→ **PROBLEM DESCRIPTION**: Each line below from the one containing "Scheduling a parent-teacher" through the one containing "Vanya is open" is to be given again exactly, and no line outside that span.

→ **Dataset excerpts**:
***

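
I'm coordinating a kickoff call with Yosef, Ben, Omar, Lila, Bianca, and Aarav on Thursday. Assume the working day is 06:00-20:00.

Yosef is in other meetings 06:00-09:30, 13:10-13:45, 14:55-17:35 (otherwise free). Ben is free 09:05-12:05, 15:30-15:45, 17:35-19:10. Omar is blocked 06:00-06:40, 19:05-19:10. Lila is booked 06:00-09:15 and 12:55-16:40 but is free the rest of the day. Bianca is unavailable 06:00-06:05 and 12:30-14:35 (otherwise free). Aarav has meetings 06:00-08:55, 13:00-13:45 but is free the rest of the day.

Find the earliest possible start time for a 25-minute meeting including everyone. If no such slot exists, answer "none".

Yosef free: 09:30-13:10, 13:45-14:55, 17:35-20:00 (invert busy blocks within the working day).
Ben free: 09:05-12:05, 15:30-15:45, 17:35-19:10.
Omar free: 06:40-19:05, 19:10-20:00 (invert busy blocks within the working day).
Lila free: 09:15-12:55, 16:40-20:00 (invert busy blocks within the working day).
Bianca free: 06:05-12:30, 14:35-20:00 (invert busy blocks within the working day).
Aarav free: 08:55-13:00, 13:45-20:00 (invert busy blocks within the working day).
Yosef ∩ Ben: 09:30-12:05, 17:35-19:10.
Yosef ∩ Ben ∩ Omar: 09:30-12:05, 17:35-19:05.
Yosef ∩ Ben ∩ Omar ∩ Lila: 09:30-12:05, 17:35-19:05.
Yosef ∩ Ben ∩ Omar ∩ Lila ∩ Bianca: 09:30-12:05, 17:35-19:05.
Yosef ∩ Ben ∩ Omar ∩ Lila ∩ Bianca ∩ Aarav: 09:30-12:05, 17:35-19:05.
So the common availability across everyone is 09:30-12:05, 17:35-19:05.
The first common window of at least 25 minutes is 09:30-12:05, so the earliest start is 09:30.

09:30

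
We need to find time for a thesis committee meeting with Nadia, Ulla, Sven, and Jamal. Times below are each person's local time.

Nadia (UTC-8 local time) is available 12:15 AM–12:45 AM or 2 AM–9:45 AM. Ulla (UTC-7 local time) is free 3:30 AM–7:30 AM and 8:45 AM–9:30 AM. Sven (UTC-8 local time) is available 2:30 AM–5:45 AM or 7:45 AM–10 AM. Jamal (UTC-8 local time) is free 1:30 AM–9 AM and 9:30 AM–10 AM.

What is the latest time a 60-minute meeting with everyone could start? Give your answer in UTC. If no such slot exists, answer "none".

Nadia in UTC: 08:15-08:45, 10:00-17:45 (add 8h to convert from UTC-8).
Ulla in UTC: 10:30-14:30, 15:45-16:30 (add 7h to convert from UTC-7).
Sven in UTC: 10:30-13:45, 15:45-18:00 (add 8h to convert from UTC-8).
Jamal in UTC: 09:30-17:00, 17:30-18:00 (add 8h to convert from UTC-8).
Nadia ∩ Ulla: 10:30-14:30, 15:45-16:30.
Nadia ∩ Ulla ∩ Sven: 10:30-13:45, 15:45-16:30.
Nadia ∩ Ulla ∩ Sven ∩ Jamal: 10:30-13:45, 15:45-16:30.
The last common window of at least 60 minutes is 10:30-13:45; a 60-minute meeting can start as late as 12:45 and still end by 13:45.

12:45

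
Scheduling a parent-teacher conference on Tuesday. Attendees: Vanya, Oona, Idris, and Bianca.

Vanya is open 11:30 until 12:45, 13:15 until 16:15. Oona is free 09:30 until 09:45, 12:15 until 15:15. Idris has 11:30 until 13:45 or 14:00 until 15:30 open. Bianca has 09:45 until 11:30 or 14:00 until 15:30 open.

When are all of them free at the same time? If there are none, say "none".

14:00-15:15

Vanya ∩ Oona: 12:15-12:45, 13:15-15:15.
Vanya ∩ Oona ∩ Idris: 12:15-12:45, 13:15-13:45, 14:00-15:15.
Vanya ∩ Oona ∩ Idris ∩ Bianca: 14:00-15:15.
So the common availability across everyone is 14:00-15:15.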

***

→ **RESPONSE BELOW**:
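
Scheduling a parent-teacher conference on Tuesday. Attendees: Vanya, Oona, Idris, and Bianca.

Vanya is open 11:30 until 12:45, 13:15 until 16:15. Oona is free 09:30 until 09:45, 12:15 until 15:15. Idris has 11:30 until 13:45 or 14:00 until 15:30 open. Bianca has 09:45 until 11:30 or 14:00 until 15:30 open.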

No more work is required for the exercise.